• TASK INSTRUCTIONS
The answer should be an exact repeat of the stretch of material below from the line containing "Using the product" through the line containing "Find the minimum".

• THE INPUT
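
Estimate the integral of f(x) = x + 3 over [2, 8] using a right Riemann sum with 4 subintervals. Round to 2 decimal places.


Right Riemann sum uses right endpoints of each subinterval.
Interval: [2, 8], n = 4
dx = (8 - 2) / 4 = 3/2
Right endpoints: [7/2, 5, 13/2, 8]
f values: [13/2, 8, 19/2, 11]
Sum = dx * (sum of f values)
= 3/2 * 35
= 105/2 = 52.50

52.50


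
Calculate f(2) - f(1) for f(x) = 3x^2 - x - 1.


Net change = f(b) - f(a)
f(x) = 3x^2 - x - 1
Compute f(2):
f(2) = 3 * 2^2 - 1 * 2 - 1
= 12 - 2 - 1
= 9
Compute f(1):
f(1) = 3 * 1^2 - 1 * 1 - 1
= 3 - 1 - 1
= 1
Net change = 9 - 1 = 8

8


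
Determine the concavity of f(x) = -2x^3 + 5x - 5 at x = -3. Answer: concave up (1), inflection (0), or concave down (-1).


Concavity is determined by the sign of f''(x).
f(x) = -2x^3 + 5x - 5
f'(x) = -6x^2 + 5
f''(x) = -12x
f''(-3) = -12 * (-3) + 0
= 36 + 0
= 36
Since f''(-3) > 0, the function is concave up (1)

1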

* * *

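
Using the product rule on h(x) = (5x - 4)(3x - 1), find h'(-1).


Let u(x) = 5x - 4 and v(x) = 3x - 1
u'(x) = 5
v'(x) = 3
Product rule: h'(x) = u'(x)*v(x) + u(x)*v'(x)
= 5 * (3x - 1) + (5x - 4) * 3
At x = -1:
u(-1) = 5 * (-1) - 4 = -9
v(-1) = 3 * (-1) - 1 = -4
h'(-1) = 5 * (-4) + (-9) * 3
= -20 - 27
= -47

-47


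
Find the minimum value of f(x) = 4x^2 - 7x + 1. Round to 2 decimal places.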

• ANSWER
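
Using the product rule on h(x) = (5x - 4)(3x - 1), find h'(-1).


Let u(x) = 5x - 4 and v(x) = 3x - 1
u'(x) = 5
v'(x) = 3
Product rule: h'(x) = u'(x)*v(x) + u(x)*v'(x)
= 5 * (3x - 1) + (5x - 4) * 3
At x = -1:
u(-1) = 5 * (-1) - 4 = -9
v(-1) = 3 * (-1) - 1 = -4
h'(-1) = 5 * (-4) + (-9) * 3
= -20 - 27
= -47

-47


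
Find the minimum value of f(x) = 4x^2 - 7x + 1. Round to 2 decimal places.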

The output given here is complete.